*** Opening of GIVEN RECORDS ***
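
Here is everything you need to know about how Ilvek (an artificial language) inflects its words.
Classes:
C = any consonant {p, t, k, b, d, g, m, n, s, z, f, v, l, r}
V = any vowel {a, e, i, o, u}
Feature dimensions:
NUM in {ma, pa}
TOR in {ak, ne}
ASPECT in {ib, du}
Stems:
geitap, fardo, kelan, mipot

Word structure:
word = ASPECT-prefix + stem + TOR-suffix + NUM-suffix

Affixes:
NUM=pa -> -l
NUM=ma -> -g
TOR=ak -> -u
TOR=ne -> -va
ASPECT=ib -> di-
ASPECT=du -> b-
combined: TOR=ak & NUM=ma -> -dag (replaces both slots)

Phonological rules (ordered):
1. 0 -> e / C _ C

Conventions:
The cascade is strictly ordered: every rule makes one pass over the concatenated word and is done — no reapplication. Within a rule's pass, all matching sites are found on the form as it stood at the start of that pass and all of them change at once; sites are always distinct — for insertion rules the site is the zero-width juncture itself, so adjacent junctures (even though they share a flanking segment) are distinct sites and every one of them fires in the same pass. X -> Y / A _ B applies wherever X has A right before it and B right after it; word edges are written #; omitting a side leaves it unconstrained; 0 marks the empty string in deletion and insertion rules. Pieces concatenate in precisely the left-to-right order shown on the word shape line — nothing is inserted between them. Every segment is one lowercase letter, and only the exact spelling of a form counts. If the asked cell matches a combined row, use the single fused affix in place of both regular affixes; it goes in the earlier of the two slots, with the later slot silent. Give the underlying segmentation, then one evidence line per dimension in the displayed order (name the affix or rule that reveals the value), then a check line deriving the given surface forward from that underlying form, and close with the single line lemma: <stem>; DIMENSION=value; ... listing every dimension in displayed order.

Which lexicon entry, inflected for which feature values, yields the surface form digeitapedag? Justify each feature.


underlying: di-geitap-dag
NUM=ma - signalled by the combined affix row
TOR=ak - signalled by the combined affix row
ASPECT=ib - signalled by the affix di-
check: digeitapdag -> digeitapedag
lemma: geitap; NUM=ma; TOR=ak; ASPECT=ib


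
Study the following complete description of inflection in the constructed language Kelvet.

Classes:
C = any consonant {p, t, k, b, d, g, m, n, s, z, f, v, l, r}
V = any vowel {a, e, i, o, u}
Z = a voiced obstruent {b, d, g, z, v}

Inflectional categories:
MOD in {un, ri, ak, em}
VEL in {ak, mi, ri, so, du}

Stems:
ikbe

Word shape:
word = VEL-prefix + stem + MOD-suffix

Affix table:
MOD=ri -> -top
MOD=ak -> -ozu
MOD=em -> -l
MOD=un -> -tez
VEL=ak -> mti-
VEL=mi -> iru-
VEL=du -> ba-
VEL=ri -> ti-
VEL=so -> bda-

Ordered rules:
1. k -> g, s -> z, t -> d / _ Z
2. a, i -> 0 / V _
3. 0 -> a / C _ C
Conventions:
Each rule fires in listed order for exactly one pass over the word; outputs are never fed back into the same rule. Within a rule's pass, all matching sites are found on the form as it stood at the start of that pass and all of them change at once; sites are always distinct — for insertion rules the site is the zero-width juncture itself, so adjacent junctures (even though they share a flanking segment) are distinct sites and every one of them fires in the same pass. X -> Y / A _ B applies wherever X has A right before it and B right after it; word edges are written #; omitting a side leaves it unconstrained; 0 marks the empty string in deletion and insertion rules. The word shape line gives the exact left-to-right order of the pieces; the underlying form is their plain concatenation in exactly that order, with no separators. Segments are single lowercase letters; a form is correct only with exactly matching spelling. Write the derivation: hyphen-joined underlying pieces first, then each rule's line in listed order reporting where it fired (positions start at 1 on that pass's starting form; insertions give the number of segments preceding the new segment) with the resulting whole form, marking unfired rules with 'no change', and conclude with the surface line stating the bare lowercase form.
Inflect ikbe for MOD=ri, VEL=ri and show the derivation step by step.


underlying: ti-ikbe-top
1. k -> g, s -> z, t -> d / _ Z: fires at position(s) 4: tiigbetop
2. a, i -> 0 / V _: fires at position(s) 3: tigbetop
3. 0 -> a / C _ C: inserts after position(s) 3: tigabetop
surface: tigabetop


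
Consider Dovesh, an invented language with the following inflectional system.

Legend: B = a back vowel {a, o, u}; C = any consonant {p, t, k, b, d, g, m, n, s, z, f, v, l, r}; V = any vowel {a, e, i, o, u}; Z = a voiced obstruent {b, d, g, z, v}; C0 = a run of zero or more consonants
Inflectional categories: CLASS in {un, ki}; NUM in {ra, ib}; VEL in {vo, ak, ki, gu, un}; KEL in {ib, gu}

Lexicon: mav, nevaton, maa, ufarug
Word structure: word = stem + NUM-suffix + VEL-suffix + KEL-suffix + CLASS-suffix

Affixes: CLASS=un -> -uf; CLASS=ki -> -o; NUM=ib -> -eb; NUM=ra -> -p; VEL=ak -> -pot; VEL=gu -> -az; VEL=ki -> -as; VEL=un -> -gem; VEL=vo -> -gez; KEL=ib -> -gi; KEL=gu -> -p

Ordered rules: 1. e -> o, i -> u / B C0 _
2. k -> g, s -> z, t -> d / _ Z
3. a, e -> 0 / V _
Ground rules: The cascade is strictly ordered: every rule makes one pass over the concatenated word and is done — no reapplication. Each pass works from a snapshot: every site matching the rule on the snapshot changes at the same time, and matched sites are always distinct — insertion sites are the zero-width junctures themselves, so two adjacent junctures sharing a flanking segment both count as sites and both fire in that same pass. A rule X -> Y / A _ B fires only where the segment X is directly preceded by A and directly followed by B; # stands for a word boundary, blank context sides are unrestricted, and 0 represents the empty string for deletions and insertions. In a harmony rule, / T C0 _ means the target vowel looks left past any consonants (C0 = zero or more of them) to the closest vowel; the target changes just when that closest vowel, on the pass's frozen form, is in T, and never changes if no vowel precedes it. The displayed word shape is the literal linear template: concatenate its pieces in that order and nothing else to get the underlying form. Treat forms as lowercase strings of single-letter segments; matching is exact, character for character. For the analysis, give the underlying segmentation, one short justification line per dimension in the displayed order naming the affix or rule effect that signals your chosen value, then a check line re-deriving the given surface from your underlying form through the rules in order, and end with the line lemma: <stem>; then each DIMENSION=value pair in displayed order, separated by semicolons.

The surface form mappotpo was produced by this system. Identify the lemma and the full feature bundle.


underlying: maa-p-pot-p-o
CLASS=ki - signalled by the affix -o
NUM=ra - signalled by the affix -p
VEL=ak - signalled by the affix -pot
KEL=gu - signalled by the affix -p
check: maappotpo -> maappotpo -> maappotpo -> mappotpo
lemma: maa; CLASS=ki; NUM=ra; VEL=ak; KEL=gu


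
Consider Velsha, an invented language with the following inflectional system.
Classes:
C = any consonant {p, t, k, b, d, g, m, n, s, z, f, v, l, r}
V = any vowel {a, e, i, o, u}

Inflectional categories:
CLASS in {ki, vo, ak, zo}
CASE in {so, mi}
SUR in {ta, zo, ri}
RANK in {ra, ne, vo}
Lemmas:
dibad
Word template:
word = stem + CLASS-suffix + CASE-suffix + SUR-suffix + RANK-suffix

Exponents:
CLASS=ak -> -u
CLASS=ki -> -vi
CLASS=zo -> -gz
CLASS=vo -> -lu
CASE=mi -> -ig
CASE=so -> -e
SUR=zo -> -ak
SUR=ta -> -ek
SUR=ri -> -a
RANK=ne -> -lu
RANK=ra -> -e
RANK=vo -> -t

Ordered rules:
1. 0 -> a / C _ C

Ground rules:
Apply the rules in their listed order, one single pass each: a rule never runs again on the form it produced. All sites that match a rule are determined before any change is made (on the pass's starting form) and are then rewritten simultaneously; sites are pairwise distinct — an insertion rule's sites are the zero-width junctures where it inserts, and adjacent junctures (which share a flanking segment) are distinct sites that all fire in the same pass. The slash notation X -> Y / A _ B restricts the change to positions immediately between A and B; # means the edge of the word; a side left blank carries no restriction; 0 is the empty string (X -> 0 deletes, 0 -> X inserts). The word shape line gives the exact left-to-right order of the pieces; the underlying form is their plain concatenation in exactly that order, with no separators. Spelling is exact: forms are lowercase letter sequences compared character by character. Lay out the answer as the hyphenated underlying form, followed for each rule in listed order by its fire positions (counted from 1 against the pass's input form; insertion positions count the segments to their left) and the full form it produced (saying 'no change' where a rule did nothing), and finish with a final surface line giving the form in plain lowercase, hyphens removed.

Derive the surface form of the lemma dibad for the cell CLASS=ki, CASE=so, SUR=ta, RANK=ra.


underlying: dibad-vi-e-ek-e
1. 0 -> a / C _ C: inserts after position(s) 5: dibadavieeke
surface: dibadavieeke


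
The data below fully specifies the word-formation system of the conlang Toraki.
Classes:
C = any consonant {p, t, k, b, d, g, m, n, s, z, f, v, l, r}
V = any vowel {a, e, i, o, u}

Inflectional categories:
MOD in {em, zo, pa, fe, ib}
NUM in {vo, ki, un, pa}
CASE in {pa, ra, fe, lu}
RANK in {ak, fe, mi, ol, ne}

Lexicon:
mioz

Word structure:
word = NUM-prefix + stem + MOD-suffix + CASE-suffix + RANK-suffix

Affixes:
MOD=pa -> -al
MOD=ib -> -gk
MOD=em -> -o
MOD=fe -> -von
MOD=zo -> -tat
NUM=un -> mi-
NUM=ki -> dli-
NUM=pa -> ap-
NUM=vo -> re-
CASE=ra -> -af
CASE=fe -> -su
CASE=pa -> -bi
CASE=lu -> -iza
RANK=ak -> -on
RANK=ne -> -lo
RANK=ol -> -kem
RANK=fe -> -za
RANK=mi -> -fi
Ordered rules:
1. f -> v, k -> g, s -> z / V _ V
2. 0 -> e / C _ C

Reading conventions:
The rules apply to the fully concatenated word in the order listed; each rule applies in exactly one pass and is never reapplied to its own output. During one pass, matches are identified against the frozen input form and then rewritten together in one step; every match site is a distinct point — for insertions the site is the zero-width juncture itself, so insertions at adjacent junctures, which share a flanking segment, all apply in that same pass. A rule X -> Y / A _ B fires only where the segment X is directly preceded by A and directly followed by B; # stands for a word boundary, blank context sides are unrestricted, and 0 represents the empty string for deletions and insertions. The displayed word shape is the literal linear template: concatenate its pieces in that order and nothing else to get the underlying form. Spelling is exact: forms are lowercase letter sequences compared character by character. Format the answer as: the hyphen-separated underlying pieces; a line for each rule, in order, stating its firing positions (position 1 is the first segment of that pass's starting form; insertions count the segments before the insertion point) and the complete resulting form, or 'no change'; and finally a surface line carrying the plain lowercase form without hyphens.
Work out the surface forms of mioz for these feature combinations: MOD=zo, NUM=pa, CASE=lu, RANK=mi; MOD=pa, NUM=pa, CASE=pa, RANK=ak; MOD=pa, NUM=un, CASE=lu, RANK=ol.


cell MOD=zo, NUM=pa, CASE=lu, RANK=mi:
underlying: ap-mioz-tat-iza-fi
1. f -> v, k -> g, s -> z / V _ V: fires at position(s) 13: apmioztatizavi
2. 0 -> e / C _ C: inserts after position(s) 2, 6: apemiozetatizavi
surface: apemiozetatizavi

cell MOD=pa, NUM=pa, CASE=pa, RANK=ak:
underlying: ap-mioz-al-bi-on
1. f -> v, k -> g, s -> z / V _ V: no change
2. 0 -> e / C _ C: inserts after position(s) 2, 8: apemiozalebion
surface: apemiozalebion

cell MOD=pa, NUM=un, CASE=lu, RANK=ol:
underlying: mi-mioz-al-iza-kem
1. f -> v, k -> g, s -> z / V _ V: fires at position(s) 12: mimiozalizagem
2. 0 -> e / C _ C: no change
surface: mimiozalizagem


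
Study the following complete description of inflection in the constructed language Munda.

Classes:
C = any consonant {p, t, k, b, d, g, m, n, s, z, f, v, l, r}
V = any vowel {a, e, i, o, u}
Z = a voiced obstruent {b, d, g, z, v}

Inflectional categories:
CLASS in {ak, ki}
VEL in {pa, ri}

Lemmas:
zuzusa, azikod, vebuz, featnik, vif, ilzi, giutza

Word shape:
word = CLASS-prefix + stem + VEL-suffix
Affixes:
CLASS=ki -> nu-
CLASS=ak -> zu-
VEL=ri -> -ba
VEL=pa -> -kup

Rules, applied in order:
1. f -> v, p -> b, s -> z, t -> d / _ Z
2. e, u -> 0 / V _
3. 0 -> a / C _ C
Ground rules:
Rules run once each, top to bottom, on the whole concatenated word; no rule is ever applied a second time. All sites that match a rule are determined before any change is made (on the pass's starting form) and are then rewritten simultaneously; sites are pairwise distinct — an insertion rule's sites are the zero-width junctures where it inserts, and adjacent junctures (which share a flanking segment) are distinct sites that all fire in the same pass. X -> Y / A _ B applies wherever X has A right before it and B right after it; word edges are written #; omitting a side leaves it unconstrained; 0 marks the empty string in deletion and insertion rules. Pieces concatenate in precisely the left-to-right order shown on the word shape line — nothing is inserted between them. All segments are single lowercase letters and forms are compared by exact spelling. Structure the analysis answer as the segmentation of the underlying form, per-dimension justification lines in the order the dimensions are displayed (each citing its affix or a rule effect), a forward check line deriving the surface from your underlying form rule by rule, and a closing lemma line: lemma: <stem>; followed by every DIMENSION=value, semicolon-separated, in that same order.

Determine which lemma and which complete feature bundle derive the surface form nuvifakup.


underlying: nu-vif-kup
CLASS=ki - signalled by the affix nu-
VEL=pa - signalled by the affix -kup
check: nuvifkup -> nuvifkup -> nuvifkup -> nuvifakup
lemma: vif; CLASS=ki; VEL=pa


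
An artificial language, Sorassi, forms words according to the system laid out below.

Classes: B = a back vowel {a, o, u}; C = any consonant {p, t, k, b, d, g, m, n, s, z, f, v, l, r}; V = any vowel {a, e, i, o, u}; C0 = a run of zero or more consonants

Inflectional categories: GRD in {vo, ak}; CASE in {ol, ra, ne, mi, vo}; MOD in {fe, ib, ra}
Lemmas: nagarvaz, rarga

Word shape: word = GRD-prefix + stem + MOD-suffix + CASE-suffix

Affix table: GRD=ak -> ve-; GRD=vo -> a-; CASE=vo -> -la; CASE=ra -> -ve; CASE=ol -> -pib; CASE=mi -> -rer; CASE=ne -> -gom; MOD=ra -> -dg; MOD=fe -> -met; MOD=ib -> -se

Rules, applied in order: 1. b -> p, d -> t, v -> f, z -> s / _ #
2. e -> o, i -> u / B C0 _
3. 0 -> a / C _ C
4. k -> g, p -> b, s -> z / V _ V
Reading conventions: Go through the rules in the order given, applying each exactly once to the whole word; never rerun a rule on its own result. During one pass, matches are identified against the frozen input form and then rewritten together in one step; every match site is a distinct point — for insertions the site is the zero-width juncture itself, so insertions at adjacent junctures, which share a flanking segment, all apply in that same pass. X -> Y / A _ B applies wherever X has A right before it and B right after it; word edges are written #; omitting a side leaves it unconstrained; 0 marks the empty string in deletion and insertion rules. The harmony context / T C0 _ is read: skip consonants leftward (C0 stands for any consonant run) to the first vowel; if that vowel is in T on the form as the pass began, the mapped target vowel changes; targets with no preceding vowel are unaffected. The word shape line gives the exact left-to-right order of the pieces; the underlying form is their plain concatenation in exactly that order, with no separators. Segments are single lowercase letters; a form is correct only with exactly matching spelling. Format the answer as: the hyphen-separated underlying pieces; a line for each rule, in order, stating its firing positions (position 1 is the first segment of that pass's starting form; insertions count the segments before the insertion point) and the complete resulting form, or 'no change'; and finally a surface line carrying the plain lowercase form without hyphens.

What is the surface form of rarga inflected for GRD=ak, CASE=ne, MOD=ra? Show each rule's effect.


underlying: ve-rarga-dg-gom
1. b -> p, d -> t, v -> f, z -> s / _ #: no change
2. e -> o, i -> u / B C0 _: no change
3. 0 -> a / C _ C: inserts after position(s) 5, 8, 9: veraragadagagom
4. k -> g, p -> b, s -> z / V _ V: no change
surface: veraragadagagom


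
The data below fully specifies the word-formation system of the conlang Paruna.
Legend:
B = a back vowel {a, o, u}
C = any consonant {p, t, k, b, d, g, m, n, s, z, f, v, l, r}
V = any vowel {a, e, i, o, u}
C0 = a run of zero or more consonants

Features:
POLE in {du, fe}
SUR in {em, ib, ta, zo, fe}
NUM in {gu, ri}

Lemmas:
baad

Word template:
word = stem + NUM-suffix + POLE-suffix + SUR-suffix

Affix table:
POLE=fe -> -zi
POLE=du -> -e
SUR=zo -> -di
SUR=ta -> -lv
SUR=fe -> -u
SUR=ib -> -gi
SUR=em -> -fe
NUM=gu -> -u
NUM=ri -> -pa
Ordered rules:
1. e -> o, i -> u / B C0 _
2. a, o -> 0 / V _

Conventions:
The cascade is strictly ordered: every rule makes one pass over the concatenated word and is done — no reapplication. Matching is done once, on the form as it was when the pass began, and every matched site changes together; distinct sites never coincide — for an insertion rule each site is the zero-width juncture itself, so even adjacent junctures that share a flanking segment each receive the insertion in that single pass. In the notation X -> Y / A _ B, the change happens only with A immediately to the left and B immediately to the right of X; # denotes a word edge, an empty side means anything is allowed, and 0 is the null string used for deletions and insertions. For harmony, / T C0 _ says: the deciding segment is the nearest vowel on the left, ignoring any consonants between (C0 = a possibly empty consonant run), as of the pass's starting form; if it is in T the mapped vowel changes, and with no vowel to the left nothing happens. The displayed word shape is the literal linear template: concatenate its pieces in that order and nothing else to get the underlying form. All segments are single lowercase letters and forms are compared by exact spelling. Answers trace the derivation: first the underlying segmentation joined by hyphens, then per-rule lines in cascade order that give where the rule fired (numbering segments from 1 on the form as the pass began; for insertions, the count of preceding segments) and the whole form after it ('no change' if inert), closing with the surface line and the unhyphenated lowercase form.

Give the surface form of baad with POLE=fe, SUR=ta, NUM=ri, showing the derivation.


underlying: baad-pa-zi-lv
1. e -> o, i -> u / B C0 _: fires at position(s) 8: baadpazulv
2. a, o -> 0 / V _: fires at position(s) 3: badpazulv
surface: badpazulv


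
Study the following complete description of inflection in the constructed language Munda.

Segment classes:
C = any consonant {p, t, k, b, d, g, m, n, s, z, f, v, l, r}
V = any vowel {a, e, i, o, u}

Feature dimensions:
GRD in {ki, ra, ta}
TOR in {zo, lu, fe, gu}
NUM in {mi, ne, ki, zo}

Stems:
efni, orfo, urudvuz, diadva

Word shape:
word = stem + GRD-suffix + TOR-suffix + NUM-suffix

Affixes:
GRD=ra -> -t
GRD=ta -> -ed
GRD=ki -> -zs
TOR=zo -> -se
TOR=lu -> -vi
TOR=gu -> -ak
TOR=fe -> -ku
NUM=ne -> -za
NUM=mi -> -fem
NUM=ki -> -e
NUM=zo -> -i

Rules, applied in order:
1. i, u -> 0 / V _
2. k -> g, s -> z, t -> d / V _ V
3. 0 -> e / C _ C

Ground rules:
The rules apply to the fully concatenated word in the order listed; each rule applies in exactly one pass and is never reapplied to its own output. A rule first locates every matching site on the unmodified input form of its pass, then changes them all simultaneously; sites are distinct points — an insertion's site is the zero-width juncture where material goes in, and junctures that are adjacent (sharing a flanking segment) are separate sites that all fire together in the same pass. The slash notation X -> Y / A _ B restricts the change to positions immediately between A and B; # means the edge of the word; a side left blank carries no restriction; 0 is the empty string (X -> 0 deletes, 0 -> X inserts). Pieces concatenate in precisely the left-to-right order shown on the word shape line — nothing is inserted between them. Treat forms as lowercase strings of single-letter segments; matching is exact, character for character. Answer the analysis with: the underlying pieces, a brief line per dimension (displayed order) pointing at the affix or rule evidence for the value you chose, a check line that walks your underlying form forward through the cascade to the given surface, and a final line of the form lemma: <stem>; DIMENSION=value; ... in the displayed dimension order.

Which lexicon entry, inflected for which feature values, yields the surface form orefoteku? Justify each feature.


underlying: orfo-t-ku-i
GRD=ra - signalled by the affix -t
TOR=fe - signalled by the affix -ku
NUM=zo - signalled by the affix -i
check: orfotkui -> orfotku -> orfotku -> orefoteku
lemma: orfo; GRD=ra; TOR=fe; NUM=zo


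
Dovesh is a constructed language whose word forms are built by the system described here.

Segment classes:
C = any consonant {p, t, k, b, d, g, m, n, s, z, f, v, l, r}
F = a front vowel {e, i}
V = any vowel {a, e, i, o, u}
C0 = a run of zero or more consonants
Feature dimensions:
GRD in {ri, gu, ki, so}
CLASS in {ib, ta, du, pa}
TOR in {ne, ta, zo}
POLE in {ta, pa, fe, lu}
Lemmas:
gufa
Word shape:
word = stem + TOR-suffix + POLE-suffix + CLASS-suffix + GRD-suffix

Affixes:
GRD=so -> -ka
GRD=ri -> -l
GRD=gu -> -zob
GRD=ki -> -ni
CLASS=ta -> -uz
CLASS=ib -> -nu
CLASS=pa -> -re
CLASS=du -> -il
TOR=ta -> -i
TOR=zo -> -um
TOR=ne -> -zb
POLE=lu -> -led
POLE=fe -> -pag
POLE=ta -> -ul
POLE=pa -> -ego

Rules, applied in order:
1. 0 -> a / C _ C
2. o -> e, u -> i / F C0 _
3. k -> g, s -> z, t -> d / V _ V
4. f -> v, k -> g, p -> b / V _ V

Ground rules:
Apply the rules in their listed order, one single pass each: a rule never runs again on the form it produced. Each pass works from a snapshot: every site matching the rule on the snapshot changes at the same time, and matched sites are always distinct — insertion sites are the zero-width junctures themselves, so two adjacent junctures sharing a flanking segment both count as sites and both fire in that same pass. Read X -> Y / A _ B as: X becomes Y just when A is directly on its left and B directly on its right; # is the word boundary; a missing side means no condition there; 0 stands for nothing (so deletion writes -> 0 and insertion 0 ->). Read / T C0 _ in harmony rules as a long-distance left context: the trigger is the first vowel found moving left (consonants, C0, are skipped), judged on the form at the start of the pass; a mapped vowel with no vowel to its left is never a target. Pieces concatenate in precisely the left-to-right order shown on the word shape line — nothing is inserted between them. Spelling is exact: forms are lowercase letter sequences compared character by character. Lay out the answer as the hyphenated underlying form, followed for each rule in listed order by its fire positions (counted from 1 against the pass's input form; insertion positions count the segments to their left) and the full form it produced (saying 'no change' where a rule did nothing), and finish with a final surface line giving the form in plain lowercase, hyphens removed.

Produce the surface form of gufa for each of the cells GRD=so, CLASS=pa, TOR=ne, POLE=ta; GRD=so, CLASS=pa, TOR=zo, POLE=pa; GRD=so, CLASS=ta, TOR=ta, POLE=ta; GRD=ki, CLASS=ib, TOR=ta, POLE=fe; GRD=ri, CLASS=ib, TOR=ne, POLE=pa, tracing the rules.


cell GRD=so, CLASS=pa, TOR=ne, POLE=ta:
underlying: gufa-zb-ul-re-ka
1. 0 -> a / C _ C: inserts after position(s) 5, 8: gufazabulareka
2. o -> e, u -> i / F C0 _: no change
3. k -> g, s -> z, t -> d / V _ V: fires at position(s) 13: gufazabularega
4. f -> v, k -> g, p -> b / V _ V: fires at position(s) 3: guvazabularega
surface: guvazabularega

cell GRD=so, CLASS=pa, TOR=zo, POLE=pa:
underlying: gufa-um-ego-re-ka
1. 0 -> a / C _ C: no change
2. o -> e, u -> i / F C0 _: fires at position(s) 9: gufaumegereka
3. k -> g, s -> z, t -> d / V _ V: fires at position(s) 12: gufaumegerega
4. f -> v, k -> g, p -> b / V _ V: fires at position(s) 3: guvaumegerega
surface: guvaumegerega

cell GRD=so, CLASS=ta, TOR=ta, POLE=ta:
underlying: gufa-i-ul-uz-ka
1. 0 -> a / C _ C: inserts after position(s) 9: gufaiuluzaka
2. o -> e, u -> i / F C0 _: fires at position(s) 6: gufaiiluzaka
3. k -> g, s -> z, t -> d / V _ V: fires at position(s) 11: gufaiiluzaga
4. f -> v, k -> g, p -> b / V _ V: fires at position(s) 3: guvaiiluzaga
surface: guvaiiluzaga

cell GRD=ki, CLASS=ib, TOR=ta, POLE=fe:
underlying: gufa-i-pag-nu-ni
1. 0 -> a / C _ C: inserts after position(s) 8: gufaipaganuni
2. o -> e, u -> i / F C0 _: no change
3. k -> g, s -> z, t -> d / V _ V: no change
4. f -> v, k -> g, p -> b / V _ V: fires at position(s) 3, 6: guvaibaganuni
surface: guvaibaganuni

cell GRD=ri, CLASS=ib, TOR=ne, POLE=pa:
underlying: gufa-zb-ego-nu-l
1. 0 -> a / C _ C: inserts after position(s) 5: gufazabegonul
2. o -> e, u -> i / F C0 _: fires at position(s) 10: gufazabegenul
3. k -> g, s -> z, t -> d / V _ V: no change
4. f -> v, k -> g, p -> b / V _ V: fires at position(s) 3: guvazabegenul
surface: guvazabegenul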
*** Close of GIVEN RECORDS ***
(TASK GOAL)
Each line above that has "conlang" adds one to the count; say the final count with no other text.

(EXPECTED ANSWER)
2